## Given data
☆ ☆ ☆

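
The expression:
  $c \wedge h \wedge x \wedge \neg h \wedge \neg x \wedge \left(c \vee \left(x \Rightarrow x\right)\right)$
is never true.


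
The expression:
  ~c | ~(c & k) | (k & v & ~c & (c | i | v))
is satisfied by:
  {k: False, c: False}
  {c: True, k: False}
  {k: True, c: False}


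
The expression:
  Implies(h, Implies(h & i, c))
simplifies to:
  c | ~h | ~i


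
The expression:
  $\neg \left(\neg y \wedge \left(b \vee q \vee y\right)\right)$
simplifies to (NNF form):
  $y \vee \left(\neg b \wedge \neg q\right)$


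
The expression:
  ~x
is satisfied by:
  {x: False}


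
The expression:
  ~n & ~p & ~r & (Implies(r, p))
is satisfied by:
  {n: False, p: False, r: False}


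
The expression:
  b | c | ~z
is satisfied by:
  {b: True, c: True, z: False}
  {b: True, c: False, z: False}
  {c: True, b: False, z: False}
  {b: False, c: False, z: False}
  {b: True, z: True, c: True}
  {b: True, z: True, c: False}
  {z: True, c: True, b: False}


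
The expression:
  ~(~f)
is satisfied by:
  {f: True}


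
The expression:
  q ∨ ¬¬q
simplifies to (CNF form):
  q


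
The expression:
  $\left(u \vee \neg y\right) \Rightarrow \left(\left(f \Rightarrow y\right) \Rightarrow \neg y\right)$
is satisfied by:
  {u: False, y: False}
  {y: True, u: False}
  {u: True, y: False}


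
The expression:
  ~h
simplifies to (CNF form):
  ~h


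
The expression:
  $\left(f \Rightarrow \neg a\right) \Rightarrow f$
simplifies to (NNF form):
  $f$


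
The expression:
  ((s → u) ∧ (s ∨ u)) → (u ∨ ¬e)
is always true.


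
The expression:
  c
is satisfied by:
  {c: True}


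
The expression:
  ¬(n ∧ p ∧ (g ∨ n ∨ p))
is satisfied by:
  {p: False, n: False}
  {n: True, p: False}
  {p: True, n: False}


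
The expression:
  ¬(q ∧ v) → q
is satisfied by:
  {q: True}


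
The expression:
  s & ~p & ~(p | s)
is never true.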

☆ ☆ ☆

## What the exercise asks
Take the lines above from the first through the one containing "Implies(h, Implies(h & i, c))" and reproduce them exactly; include nothing else.

## Answer to the problem
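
The expression:
  $c \wedge h \wedge x \wedge \neg h \wedge \neg x \wedge \left(c \vee \left(x \Rightarrow x\right)\right)$
is never true.


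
The expression:
  ~c | ~(c & k) | (k & v & ~c & (c | i | v))
is satisfied by:
  {k: False, c: False}
  {c: True, k: False}
  {k: True, c: False}


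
The expression:
  Implies(h, Implies(h & i, c))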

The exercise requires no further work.